Every entry must be duplicated word for word.
+++ Study material
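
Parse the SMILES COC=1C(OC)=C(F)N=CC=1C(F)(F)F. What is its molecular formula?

C8H7F4NO2

Walk through each heavy atom and fill implicit hydrogens from standard valence (C 4, N 3, O 2, S 2, halogen 1):
  atom 1: C, bond orders sum to 1 (valence 4) → 3 H
  atom 2: O, bond orders sum to 2 (valence 2) → 0 H
  atom 3: C, bond orders sum to 4 (valence 4) → 0 H
  atom 4: C, bond orders sum to 4 (valence 4) → 0 H
  atom 5: O, bond orders sum to 2 (valence 2) → 0 H
  atom 6: C, bond orders sum to 1 (valence 4) → 3 H
  atom 7: C, bond orders sum to 4 (valence 4) → 0 H
  atom 8: F (halogen, monovalent) → 0 H
  atom 9: N, bond orders sum to 3 (valence 3) → 0 H
  atom 10: C, bond orders sum to 3 (valence 4) → 1 H
  atom 11: C, bond orders sum to 4 (valence 4) → 0 H
  atom 12: C, bond orders sum to 4 (valence 4) → 0 H
  atom 13: F (halogen, monovalent) → 0 H
  atom 14: F (halogen, monovalent) → 0 H
  atom 15: F (halogen, monovalent) → 0 H
Totals → C:8, H:7, F:4, N:1, O:2.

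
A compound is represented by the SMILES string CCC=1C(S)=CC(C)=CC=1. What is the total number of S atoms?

1

Scan the SMILES for S atoms (remember two-letter symbols like Cl and Br are single atoms).
Sulfur count: 1.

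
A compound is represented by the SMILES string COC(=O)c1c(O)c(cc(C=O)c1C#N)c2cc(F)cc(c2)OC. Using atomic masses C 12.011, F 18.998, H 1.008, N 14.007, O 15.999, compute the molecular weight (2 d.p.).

329.28 g/mol

First, the molecular formula is C17H12FNO5 (counting implicit H from valence).
  C: 17 × 12.011 = 204.187
  F: 1 × 18.998 = 18.998
  H: 12 × 1.008 = 12.096
  N: 1 × 14.007 = 14.007
  O: 5 × 15.999 = 79.995
Sum: 17×12.011 + 1×18.998 + 12×1.008 + 1×14.007 + 5×15.999 = 329.283 → 329.28 g/mol.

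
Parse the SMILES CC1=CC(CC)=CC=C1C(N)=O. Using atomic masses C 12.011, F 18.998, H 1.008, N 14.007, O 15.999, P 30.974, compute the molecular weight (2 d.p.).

First, the molecular formula is C10H13NO (counting implicit H from valence).
  C: 10 × 12.011 = 120.110
  H: 13 × 1.008 = 13.104
  N: 1 × 14.007 = 14.007
  O: 1 × 15.999 = 15.999
Sum: 10×12.011 + 13×1.008 + 1×14.007 + 1×15.999 = 163.220 → 163.22 g/mol.

163.22 g/mol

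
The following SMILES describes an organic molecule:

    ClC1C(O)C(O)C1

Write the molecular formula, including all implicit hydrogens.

Walk through each heavy atom and fill implicit hydrogens from standard valence (C 4, N 3, O 2, S 2, halogen 1):
  atom 1: Cl (halogen, monovalent) → 0 H
  atom 2: C, bond orders sum to 3 (valence 4) → 1 H
  atom 3: C, bond orders sum to 3 (valence 4) → 1 H
  atom 4: O, bond orders sum to 1 (valence 2) → 1 H
  atom 5: C, bond orders sum to 3 (valence 4) → 1 H
  atom 6: O, bond orders sum to 1 (valence 2) → 1 H
  atom 7: C, bond orders sum to 2 (valence 4) → 2 H
Totals → C:4, H:7, Cl:1, O:2.
In Hill order: C4H7ClO2.

C4H7ClO2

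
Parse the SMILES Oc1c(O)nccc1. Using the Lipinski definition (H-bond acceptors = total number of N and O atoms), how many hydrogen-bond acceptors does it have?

N atoms: 1; O atoms: 2.
Lipinski HBA = 1 + 2 = 3.

3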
++++++
*Written response*.
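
Parse the SMILES COC=1C(OC)=C(F)N=CC=1C(F)(F)F. What is its molecular formula?

C8H7F4NO2

Walk through each heavy atom and fill implicit hydrogens from standard valence (C 4, N 3, O 2, S 2, halogen 1):
  atom 1: C, bond orders sum to 1 (valence 4) → 3 H
  atom 2: O, bond orders sum to 2 (valence 2) → 0 H
  atom 3: C, bond orders sum to 4 (valence 4) → 0 H
  atom 4: C, bond orders sum to 4 (valence 4) → 0 H
  atom 5: O, bond orders sum to 2 (valence 2) → 0 H
  atom 6: C, bond orders sum to 1 (valence 4) → 3 H
  atom 7: C, bond orders sum to 4 (valence 4) → 0 H
  atom 8: F (halogen, monovalent) → 0 H
  atom 9: N, bond orders sum to 3 (valence 3) → 0 H
  atom 10: C, bond orders sum to 3 (valence 4) → 1 H
  atom 11: C, bond orders sum to 4 (valence 4) → 0 H
  atom 12: C, bond orders sum to 4 (valence 4) → 0 H
  atom 13: F (halogen, monovalent) → 0 H
  atom 14: F (halogen, monovalent) → 0 H
  atom 15: F (halogen, monovalent) → 0 H
Totals → C:8, H:7, F:4, N:1, O:2.

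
A compound is represented by the SMILES string CCC=1C(S)=CC(C)=CC=1. What is the total number of S atoms?

1

Scan the SMILES for S atoms (remember two-letter symbols like Cl and Br are single atoms).
Sulfur count: 1.

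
A compound is represented by the SMILES string COC(=O)c1c(O)c(cc(C=O)c1C#N)c2cc(F)cc(c2)OC. Using atomic masses C 12.011, F 18.998, H 1.008, N 14.007, O 15.999, compute the molecular weight (2 d.p.).

329.28 g/mol

First, the molecular formula is C17H12FNO5 (counting implicit H from valence).
  C: 17 × 12.011 = 204.187
  F: 1 × 18.998 = 18.998
  H: 12 × 1.008 = 12.096
  N: 1 × 14.007 = 14.007
  O: 5 × 15.999 = 79.995
Sum: 17×12.011 + 1×18.998 + 12×1.008 + 1×14.007 + 5×15.999 = 329.283 → 329.28 g/mol.

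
Parse the SMILES CC1=CC(CC)=CC=C1C(N)=O. Using atomic masses C 12.011, F 18.998, H 1.008, N 14.007, O 15.999, P 30.974, compute the molecular weight (2 d.p.).

First, the molecular formula is C10H13NO (counting implicit H from valence).
  C: 10 × 12.011 = 120.110
  H: 13 × 1.008 = 13.104
  N: 1 × 14.007 = 14.007
  O: 1 × 15.999 = 15.999
Sum: 10×12.011 + 13×1.008 + 1×14.007 + 1×15.999 = 163.220 → 163.22 g/mol.

163.22 g/mol

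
The following SMILES describes an organic molecule:

    ClC1C(O)C(O)C1

Write the molecular formula, including all implicit hydrogens.

Walk through each heavy atom and fill implicit hydrogens from standard valence (C 4, N 3, O 2, S 2, halogen 1):
  atom 1: Cl (halogen, monovalent) → 0 H
  atom 2: C, bond orders sum to 3 (valence 4) → 1 H
  atom 3: C, bond orders sum to 3 (valence 4) → 1 H
  atom 4: O, bond orders sum to 1 (valence 2) → 1 H
  atom 5: C, bond orders sum to 3 (valence 4) → 1 H
  atom 6: O, bond orders sum to 1 (valence 2) → 1 H
  atom 7: C, bond orders sum to 2 (valence 4) → 2 H
Totals → C:4, H:7, Cl:1, O:2.
In Hill order: C4H7ClO2.

C4H7ClO2

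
Parse the SMILES Oc1c(O)nccc1. Using the Lipinski definition (H-bond acceptors = total number of N and O atoms), how many hydrogen-bond acceptors does it have?

N atoms: 1; O atoms: 2.
Lipinski HBA = 1 + 2 = 3.

3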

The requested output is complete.